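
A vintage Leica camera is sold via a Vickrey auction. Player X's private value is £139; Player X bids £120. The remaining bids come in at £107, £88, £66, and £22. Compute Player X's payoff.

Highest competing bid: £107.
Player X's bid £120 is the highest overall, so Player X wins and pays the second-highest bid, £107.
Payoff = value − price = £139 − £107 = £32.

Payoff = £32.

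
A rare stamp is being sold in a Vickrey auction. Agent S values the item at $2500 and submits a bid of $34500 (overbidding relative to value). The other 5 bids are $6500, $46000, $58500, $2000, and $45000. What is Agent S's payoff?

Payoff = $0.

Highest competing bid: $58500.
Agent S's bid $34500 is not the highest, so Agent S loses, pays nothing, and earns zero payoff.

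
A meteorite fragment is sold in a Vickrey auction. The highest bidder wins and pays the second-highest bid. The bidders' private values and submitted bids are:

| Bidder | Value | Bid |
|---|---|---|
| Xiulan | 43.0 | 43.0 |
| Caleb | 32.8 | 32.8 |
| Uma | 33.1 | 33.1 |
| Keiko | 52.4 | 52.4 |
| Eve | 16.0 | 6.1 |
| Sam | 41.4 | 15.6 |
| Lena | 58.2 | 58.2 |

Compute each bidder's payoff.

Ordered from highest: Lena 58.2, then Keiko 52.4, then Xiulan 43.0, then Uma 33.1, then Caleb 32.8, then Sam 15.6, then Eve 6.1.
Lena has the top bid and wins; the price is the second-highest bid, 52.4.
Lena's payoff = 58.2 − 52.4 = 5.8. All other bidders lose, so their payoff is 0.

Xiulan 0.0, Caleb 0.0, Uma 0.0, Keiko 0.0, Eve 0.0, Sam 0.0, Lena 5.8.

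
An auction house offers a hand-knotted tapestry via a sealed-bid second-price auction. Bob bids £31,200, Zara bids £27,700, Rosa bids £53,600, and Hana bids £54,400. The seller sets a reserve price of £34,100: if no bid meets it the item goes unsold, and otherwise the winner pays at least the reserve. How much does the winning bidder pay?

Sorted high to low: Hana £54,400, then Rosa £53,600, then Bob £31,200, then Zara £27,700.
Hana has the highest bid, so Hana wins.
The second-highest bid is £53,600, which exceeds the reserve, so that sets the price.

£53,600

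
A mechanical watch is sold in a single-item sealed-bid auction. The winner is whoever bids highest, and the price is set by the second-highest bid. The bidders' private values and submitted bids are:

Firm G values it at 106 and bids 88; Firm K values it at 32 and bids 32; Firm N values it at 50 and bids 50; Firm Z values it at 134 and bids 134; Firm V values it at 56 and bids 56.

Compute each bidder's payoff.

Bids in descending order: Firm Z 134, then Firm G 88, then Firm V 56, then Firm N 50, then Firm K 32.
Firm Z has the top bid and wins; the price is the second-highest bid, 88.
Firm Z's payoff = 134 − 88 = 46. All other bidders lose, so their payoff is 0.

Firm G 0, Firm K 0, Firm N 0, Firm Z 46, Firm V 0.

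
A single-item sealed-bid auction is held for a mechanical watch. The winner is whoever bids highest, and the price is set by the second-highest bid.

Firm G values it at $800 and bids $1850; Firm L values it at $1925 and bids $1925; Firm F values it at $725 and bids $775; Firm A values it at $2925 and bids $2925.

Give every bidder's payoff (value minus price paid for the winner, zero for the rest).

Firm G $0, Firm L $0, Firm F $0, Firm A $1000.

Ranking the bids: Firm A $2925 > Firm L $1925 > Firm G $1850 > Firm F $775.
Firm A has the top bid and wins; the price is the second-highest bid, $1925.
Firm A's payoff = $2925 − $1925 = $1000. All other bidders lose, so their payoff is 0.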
--
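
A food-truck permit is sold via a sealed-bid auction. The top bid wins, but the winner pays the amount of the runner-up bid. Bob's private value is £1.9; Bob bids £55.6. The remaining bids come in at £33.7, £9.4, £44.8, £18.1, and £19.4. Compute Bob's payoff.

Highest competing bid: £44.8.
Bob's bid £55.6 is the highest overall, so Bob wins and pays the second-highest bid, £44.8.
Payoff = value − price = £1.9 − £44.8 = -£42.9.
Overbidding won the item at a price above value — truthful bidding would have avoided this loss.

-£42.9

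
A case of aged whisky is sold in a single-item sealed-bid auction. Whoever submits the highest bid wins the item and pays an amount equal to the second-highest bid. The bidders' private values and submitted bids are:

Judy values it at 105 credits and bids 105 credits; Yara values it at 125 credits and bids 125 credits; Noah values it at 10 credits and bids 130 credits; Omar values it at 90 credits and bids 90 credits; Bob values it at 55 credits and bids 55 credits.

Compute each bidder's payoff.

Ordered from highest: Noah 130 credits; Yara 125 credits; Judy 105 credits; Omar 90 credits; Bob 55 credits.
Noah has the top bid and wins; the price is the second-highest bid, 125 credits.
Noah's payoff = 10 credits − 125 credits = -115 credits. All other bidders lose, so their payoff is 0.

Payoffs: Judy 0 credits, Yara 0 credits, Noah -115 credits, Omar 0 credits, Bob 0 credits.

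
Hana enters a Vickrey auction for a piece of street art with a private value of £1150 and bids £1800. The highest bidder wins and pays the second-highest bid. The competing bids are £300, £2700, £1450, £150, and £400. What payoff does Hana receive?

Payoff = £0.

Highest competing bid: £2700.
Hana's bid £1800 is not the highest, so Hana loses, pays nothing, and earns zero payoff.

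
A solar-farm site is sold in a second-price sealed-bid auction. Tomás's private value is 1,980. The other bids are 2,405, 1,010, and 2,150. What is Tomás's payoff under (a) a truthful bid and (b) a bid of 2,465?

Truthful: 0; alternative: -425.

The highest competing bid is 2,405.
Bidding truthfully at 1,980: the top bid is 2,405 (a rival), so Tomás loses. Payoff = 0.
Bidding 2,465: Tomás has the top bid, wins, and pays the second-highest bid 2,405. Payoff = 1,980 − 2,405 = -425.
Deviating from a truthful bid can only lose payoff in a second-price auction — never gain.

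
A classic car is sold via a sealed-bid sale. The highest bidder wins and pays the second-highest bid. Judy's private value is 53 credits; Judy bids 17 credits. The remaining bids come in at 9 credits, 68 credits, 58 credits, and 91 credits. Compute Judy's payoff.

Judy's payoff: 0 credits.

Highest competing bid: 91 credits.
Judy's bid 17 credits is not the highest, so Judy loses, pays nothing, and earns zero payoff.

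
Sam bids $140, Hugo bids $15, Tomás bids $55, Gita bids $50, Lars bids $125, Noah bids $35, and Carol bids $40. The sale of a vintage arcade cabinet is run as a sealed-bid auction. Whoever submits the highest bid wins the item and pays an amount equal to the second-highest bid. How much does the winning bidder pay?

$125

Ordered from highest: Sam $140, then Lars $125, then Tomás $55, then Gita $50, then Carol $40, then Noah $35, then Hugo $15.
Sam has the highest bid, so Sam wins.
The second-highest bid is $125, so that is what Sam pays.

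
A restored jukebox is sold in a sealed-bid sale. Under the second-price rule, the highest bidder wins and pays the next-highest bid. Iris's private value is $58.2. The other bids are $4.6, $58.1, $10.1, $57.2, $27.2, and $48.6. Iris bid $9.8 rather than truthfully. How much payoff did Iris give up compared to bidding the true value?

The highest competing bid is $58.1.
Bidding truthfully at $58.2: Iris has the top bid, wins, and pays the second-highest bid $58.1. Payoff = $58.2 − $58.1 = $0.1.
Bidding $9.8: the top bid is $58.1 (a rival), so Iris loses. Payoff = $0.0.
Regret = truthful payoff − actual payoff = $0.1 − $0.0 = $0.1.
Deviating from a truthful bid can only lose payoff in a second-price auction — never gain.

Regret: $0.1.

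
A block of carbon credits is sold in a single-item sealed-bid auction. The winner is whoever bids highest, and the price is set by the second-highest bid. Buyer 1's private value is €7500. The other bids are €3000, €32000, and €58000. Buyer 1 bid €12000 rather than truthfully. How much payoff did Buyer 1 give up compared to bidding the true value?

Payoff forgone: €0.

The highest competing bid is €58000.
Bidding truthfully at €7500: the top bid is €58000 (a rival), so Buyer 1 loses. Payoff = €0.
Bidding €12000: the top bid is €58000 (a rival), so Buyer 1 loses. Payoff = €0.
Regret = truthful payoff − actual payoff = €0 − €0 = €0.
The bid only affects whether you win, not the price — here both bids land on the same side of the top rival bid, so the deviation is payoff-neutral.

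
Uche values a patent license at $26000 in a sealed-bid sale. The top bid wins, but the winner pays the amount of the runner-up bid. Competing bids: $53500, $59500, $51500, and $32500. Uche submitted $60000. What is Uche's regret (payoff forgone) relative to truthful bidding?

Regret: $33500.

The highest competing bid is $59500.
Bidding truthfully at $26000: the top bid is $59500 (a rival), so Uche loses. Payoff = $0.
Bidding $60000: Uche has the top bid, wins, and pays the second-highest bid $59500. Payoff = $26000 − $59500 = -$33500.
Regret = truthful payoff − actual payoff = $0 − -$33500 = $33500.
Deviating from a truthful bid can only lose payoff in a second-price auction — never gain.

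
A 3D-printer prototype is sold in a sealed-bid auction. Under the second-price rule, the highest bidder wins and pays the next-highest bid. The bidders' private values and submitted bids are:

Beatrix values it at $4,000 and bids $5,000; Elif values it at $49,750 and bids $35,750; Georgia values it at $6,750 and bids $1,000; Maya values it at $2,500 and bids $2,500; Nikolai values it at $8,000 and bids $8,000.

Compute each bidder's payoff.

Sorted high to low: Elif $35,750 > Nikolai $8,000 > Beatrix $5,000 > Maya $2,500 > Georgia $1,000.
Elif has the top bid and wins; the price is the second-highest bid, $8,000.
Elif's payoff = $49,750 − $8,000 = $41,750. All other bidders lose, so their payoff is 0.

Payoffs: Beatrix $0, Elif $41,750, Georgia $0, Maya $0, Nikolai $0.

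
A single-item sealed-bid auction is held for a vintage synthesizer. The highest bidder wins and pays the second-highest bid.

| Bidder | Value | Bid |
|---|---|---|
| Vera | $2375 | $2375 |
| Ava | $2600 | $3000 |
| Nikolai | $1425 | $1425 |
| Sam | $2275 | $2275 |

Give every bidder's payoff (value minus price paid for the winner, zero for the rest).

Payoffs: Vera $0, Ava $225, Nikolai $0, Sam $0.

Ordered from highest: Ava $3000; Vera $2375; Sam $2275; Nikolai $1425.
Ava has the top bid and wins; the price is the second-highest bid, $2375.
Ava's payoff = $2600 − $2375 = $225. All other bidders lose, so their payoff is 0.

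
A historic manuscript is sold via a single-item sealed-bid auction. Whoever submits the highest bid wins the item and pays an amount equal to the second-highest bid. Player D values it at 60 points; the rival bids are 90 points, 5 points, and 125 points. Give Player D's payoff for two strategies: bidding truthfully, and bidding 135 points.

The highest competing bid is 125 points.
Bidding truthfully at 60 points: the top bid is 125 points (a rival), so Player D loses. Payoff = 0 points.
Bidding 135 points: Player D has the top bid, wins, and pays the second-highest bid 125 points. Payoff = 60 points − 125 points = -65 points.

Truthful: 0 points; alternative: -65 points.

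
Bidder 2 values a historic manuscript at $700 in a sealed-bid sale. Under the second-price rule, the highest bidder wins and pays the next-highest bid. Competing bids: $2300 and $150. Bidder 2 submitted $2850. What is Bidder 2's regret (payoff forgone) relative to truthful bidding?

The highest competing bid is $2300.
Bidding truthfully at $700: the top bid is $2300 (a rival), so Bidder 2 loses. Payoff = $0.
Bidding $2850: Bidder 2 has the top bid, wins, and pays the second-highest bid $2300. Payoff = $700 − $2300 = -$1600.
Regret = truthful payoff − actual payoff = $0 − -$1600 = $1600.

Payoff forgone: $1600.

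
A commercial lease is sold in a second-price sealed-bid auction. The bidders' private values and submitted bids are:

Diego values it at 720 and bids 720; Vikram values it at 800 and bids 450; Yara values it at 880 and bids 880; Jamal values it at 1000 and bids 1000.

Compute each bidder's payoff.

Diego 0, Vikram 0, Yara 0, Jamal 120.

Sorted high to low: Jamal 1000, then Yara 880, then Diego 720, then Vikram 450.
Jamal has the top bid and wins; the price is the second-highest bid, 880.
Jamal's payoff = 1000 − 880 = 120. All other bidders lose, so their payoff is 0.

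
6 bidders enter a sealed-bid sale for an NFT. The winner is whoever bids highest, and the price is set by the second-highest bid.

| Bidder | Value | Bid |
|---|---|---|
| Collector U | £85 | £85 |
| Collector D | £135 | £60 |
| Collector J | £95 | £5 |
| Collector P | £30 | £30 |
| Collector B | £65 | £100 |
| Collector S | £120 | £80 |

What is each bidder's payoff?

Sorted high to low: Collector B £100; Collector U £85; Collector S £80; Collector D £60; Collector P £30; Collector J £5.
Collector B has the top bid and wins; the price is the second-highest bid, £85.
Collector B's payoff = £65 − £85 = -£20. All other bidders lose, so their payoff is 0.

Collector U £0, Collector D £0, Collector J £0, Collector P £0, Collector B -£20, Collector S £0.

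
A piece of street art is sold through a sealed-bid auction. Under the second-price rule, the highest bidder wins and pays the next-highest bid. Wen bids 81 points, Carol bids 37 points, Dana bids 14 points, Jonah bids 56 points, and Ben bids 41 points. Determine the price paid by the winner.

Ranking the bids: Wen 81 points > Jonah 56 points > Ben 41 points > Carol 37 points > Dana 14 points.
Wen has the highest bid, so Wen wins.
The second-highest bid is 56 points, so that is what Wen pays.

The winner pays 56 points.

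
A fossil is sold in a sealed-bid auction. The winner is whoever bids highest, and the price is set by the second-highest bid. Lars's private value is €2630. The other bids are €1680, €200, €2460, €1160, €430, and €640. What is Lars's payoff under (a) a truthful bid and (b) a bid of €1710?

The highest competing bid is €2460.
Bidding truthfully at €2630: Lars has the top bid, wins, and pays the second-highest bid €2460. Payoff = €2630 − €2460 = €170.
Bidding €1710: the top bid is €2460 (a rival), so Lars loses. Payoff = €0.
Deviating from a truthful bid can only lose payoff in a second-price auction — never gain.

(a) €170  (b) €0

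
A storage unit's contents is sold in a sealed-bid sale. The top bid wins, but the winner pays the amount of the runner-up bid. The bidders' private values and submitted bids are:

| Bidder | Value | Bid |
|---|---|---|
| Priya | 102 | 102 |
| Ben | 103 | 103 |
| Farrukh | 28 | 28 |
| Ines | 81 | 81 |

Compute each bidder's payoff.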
--
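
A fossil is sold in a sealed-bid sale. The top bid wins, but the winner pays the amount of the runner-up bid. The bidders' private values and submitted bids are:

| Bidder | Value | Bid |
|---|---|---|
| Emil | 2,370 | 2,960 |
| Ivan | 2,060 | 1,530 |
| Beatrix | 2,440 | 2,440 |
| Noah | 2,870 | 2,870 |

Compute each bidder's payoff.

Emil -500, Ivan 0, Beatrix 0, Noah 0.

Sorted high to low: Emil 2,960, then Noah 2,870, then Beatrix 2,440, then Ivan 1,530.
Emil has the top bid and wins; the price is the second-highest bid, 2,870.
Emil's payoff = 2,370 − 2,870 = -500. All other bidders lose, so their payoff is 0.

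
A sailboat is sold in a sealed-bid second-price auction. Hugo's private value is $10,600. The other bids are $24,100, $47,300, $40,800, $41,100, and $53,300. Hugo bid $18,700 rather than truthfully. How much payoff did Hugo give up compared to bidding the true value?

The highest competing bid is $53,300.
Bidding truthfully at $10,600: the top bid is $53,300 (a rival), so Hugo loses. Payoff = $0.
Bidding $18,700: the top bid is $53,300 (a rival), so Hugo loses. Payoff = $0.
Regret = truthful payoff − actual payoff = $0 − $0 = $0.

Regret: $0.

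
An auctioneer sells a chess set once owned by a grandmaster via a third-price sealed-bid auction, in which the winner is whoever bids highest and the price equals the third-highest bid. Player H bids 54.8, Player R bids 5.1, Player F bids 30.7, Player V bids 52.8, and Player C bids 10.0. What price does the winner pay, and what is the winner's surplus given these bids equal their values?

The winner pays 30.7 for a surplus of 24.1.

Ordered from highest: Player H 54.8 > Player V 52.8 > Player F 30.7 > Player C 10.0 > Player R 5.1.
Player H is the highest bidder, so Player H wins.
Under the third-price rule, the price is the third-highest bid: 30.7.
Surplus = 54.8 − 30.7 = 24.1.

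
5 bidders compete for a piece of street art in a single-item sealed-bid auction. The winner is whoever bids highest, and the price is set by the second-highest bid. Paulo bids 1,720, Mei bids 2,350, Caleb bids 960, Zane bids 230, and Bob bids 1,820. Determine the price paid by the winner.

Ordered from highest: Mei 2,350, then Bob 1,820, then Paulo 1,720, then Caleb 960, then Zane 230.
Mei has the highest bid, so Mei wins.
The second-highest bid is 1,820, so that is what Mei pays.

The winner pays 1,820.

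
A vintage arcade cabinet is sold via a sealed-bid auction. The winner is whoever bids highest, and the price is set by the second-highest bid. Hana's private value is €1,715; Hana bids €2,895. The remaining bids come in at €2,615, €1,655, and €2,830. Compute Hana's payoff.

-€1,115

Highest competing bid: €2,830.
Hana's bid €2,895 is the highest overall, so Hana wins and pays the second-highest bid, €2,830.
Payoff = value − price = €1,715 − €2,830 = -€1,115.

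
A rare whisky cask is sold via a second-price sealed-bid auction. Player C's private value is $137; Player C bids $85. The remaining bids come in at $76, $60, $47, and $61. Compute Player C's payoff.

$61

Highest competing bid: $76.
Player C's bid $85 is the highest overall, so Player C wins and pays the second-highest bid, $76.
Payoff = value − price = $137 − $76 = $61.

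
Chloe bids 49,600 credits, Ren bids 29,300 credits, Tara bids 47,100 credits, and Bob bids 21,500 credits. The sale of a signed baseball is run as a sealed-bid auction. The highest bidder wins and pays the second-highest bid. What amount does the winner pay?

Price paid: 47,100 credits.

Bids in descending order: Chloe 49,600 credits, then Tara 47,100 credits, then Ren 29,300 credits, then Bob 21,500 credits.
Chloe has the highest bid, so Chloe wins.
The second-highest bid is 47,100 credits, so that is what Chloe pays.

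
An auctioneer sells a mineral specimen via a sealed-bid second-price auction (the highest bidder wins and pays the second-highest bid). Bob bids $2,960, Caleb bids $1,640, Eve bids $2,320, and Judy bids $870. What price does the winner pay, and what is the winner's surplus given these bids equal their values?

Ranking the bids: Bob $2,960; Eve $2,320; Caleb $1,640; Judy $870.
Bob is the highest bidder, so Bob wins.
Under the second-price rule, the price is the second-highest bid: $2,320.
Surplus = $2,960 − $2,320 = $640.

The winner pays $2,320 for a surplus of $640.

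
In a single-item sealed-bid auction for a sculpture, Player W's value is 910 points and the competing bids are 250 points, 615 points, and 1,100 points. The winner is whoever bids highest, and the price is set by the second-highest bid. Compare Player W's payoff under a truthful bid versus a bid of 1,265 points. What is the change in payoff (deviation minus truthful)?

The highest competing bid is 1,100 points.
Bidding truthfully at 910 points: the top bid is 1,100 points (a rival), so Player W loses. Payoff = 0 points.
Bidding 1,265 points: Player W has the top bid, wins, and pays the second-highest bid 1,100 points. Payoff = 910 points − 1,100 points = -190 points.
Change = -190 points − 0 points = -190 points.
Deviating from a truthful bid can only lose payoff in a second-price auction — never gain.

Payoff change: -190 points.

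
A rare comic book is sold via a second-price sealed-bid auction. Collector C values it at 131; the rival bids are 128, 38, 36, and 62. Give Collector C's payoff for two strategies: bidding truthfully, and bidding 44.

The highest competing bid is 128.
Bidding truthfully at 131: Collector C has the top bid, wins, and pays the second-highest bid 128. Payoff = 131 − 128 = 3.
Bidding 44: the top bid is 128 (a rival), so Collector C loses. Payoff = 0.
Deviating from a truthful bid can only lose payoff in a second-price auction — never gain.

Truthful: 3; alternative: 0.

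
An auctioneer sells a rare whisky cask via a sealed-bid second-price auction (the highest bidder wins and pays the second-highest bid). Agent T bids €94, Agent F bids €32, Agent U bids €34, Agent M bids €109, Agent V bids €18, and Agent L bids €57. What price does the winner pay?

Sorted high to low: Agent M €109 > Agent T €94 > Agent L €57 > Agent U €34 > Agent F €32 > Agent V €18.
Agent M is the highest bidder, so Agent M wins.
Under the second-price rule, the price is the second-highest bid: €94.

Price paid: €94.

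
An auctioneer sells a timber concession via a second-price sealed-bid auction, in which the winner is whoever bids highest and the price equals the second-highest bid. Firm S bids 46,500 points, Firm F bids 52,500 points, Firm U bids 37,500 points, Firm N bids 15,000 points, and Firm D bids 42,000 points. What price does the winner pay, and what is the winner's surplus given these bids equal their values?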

## TASK REQUIREMENTS
Write out each line of the data that holds the string "watch".

## ANSWER TO THIS TASK
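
A mechanical watch is sold in a single-item sealed-bid auction. The winner is whoever bids highest, and the price is set by the second-highest bid. The bidders' private values and submitted bids are:
A single-item sealed-bid auction is held for a mechanical watch. The winner is whoever bids highest, and the price is set by the second-highest bid.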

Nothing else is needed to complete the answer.